* [WORK ITEM]:
Your answer should consist only of the lines below from the one with "A field linguist records these rules for Nozkian" through the one with "- The root's", copied exactly.

* [LISTED ENTRIES]:
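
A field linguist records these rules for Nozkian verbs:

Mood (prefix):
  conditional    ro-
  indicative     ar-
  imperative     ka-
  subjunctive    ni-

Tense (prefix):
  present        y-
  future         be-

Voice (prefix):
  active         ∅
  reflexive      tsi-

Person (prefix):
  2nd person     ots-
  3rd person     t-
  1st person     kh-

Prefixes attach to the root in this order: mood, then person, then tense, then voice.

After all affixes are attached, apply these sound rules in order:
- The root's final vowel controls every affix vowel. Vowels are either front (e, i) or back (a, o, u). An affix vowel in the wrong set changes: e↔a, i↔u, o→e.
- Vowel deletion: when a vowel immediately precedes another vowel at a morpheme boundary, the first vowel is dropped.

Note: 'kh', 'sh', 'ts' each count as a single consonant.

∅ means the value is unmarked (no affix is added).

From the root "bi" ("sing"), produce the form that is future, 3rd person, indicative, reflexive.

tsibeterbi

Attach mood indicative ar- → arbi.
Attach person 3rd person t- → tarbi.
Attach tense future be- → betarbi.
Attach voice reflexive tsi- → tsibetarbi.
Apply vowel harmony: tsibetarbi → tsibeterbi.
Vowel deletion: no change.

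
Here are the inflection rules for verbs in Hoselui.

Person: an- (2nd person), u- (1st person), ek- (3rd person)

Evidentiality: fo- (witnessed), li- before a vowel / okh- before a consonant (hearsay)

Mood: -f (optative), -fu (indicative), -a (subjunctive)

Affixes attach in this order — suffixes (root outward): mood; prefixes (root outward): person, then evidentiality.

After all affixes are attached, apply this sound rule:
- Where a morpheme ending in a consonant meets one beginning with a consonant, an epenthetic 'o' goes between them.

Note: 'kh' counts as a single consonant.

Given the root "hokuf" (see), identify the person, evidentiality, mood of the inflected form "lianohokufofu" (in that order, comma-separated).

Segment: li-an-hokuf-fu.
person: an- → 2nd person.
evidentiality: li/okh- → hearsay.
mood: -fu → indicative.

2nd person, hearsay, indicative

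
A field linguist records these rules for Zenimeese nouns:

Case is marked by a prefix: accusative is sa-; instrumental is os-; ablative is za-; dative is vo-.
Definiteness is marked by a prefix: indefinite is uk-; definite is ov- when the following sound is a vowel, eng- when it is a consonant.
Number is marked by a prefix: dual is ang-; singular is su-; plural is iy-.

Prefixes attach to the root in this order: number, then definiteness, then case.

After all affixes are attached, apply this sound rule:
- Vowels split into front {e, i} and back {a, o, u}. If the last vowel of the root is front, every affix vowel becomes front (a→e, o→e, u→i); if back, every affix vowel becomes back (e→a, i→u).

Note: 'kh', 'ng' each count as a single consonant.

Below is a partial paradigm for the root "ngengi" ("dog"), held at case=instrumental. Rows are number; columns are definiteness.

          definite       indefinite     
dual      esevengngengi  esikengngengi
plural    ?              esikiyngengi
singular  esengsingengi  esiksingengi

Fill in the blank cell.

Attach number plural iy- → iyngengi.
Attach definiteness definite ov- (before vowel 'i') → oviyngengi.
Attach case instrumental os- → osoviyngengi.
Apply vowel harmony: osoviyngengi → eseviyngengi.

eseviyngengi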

* * *

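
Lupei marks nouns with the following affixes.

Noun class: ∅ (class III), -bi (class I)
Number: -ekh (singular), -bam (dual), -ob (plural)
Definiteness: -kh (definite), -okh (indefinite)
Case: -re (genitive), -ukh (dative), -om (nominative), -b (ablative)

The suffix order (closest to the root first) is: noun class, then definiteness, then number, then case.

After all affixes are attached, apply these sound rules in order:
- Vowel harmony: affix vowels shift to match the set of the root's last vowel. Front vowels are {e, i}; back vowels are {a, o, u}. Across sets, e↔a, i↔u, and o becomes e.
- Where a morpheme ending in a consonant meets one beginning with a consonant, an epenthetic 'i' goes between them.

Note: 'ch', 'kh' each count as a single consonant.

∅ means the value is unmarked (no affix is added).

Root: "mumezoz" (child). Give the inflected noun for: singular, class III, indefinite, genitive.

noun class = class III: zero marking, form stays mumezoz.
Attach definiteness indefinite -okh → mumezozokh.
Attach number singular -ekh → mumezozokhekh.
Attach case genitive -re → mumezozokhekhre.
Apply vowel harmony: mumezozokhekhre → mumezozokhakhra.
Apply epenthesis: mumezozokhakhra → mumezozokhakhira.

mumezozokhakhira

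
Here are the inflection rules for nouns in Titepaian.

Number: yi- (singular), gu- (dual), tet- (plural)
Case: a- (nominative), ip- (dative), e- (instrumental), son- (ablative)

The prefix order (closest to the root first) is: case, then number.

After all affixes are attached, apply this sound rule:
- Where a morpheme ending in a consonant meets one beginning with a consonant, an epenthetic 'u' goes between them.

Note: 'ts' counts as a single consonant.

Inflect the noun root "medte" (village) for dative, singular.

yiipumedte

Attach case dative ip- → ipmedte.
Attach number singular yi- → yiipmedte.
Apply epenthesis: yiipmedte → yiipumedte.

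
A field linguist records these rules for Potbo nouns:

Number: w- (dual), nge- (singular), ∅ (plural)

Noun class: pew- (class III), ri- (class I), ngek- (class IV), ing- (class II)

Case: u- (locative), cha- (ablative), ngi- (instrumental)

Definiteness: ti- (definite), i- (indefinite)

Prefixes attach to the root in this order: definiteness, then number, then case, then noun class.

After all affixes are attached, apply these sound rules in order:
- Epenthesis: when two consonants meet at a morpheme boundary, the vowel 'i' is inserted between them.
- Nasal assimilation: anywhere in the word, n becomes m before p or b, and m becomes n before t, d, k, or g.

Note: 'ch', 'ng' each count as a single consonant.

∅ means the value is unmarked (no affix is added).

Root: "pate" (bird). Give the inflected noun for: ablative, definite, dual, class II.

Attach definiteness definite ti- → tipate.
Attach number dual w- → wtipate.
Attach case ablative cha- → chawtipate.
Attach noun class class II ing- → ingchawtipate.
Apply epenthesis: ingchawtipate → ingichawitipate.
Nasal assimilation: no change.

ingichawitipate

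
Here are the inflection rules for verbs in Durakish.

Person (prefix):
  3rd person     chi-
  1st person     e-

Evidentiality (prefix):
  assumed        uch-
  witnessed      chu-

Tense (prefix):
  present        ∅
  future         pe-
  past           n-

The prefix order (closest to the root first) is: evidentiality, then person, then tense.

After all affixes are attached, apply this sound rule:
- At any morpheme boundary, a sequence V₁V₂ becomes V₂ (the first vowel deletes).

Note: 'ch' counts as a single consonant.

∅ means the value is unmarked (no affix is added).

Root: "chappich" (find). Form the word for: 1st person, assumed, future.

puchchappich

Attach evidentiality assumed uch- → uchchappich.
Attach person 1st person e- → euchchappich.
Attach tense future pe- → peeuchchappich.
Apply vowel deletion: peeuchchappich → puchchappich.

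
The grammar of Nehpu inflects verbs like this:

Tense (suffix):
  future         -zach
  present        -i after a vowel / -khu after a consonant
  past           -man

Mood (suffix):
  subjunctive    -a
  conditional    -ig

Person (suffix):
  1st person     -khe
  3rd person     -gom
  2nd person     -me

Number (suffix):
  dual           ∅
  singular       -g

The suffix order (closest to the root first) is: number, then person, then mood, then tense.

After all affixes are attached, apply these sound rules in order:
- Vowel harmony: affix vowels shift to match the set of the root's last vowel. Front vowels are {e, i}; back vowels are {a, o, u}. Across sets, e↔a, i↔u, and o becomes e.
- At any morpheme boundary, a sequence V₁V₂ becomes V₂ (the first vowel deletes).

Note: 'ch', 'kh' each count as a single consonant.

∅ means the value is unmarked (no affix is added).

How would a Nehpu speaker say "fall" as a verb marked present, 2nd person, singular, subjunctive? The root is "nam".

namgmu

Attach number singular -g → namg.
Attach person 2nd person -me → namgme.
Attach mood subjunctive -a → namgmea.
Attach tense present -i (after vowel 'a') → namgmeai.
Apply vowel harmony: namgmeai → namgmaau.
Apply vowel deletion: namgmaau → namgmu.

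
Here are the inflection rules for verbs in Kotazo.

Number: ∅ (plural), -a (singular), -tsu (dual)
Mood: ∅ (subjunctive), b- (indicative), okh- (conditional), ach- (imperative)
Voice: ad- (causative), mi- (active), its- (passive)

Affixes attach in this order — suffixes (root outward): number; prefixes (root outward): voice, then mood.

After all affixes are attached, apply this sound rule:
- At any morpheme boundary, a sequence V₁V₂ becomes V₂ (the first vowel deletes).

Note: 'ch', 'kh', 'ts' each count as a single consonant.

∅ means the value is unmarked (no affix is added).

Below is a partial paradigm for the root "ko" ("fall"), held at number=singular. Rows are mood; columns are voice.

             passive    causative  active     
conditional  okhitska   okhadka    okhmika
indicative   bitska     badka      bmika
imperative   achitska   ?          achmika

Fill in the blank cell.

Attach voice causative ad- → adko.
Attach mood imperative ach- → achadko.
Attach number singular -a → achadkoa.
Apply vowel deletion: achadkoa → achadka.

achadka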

* [OUTPUT OF THE EXERCISE]:
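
A field linguist records these rules for Nozkian verbs:

Mood (prefix):
  conditional    ro-
  indicative     ar-
  imperative     ka-
  subjunctive    ni-

Tense (prefix):
  present        y-
  future         be-

Voice (prefix):
  active         ∅
  reflexive      tsi-

Person (prefix):
  2nd person     ots-
  3rd person     t-
  1st person     kh-

Prefixes attach to the root in this order: mood, then person, then tense, then voice.

After all affixes are attached, apply these sound rules in order:
- The root's final vowel controls every affix vowel. Vowels are either front (e, i) or back (a, o, u). An affix vowel in the wrong set changes: e↔a, i↔u, o→e.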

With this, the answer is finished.